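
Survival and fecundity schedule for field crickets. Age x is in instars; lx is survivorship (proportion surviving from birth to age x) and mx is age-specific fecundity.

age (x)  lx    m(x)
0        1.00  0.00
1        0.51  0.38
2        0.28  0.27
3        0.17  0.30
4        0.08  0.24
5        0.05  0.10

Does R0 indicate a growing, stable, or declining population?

declining

R0 = Σ lx·mx = 0 + 0.1938 + 0.0756 + 0.051 + 0.0192 + 0.005 = 0.3446
R0 < 1, so the population is declining.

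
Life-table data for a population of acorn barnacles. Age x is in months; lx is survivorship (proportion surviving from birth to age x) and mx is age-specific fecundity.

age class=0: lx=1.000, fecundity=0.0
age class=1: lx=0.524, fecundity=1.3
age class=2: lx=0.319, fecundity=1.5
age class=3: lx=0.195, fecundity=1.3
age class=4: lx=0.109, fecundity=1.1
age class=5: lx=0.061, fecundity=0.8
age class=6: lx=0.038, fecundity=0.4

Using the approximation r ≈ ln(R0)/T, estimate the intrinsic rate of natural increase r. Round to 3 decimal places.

R0 = Σ lx·mx = 0 + 0.6812 + 0.4785 + 0.2535 + 0.1199 + 0.0488 + 0.0152 = 1.5971
Σ x·lx·mx = 3.2135; T = 3.2135/1.5971 = 2.01208…
r ≈ ln(R0)/T = ln(1.5971)/2.01208… = 0.23269… → 0.233

0.233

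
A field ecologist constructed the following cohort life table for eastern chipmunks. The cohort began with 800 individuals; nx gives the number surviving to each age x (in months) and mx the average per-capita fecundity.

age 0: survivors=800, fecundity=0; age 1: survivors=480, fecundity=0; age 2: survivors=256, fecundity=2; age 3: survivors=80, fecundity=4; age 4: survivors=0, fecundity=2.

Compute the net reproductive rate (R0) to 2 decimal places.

lx = nx/n0 = nx/800: 1, 0.6, 0.32, 0.1, 0
lx·mx by age: 0, 0, 0.64, 0.4, 0
R0 = Σ lx·mx = 1.04 → 1.04

1.04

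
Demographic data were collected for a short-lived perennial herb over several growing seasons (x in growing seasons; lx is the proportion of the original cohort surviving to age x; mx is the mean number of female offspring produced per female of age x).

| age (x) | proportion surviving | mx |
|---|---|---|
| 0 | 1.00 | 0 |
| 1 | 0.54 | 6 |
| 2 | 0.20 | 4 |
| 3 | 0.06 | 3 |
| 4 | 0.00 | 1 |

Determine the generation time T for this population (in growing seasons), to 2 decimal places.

1.27

lx·mx: 0, 3.24, 0.8, 0.18, 0 → R0 = 4.22
x·lx·mx: 0, 3.24, 1.6, 0.54, 0 → Σ = 5.38
T = 5.38 / 4.22 = 1.274882… → 1.27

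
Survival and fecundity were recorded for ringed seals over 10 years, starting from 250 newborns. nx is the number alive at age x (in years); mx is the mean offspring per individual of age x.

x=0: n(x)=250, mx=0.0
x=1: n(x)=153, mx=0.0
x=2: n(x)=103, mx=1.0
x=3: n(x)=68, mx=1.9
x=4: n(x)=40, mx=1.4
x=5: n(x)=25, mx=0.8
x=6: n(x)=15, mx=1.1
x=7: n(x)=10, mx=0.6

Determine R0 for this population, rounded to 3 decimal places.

1.323

lx = nx/n0 = nx/250: 1, 0.612, 0.412, 0.272, 0.16, 0.1, 0.06, 0.04
lx·mx by age: 0, 0, 0.412, 0.5168, 0.224, 0.08, 0.066, 0.024
R0 = Σ lx·mx = 1.3228 → 1.323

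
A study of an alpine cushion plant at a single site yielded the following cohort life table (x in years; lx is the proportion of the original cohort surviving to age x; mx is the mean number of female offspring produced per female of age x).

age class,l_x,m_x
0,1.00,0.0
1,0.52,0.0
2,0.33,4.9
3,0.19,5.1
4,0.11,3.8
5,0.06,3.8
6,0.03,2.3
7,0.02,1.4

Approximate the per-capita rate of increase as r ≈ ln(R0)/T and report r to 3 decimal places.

R0 = Σ lx·mx = 0 + 0 + 1.617 + 0.969 + 0.418 + 0.228 + 0.069 + 0.028 = 3.329
Σ x·lx·mx = 9.563; T = 9.563/3.329 = 2.87263…
r ≈ ln(R0)/T = ln(3.329)/2.87263… = 0.41867… → 0.419

0.419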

☆ ☆ ☆

— Exercise goal —
Your job is to return all lines above that hold the word "years".

— Result —
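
Survival and fecundity were recorded for ringed seals over 10 years, starting from 250 newborns. nx is the number alive at age x (in years); mx is the mean offspring per individual of age x.
A study of an alpine cushion plant at a single site yielded the following cohort life table (x in years; lx is the proportion of the original cohort surviving to age x; mx is the mean number of female offspring produced per female of age x).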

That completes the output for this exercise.